Exercise objective |
Pull out all lines from the listing below in which the word "What" appears.

*** Begin section ***

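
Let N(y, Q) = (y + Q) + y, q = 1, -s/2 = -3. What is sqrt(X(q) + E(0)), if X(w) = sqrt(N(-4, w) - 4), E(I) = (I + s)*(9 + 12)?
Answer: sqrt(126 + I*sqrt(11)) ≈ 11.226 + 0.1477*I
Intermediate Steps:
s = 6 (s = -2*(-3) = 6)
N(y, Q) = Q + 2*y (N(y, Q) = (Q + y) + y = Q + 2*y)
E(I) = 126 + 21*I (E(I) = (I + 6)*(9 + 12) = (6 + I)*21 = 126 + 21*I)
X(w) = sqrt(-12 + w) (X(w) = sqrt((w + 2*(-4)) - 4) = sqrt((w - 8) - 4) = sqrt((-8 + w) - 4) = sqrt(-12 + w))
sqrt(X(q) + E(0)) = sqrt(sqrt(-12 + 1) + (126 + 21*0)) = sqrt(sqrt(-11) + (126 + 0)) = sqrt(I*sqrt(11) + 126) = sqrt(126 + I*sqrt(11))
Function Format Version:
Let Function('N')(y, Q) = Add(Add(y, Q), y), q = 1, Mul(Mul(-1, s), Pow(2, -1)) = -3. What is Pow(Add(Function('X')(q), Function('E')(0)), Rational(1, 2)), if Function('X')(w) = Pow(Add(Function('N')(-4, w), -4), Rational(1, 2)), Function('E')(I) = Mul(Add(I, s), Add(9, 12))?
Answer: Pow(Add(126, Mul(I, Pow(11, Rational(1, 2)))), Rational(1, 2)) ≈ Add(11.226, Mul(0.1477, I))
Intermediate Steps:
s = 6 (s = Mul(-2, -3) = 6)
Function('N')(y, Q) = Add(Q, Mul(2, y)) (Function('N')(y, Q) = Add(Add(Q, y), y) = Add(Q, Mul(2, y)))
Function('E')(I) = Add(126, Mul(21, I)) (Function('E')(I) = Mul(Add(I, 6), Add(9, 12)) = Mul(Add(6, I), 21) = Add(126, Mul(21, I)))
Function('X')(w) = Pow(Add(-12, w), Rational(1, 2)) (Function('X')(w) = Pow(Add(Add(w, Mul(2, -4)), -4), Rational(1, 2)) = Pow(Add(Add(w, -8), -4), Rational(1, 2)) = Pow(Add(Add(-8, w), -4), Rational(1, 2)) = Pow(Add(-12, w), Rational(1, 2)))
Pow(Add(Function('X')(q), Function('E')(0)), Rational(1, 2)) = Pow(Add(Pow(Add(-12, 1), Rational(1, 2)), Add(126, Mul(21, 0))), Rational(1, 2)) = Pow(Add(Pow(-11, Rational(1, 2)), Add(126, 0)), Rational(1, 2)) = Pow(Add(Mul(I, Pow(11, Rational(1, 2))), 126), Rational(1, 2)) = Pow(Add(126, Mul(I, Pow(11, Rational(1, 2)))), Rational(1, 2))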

*** End section ***

Result for this exercise |
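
Let N(y, Q) = (y + Q) + y, q = 1, -s/2 = -3. What is sqrt(X(q) + E(0)), if X(w) = sqrt(N(-4, w) - 4), E(I) = (I + s)*(9 + 12)?
Let Function('N')(y, Q) = Add(Add(y, Q), y), q = 1, Mul(Mul(-1, s), Pow(2, -1)) = -3. What is Pow(Add(Function('X')(q), Function('E')(0)), Rational(1, 2)), if Function('X')(w) = Pow(Add(Function('N')(-4, w), -4), Rational(1, 2)), Function('E')(I) = Mul(Add(I, s), Add(9, 12))?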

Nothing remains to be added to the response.